[Saved data entries]
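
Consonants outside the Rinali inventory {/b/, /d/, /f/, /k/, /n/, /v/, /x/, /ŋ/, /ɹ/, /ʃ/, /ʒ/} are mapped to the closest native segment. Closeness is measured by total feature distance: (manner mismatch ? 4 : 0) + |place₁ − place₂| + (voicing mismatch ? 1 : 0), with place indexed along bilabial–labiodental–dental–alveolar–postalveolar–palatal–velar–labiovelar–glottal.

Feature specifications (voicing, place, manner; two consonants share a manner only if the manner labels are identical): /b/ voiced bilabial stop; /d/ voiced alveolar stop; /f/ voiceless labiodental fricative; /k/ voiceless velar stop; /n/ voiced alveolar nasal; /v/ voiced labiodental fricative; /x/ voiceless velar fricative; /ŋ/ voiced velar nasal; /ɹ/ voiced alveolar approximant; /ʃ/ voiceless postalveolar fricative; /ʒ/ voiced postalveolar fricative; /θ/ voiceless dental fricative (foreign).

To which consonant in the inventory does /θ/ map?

f

/f/ is closest: same manner (fricative), place distance 1 (dental→labiodental), same voicing; total 1. Next closest is /v/ at distance 2.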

=== Required work ===
So that nothing differs from the original, transcribe all of the records above.

=== Answer space ===
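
Consonants outside the Rinali inventory {/b/, /d/, /f/, /k/, /n/, /v/, /x/, /ŋ/, /ɹ/, /ʃ/, /ʒ/} are mapped to the closest native segment. Closeness is measured by total feature distance: (manner mismatch ? 4 : 0) + |place₁ − place₂| + (voicing mismatch ? 1 : 0), with place indexed along bilabial–labiodental–dental–alveolar–postalveolar–palatal–velar–labiovelar–glottal.

Feature specifications (voicing, place, manner; two consonants share a manner only if the manner labels are identical): /b/ voiced bilabial stop; /d/ voiced alveolar stop; /f/ voiceless labiodental fricative; /k/ voiceless velar stop; /n/ voiced alveolar nasal; /v/ voiced labiodental fricative; /x/ voiceless velar fricative; /ŋ/ voiced velar nasal; /ɹ/ voiced alveolar approximant; /ʃ/ voiceless postalveolar fricative; /ʒ/ voiced postalveolar fricative; /θ/ voiceless dental fricative (foreign).

To which consonant in the inventory does /θ/ map?

f

/f/ is closest: same manner (fricative), place distance 1 (dental→labiodental), same voicing; total 1. Next closest is /v/ at distance 2.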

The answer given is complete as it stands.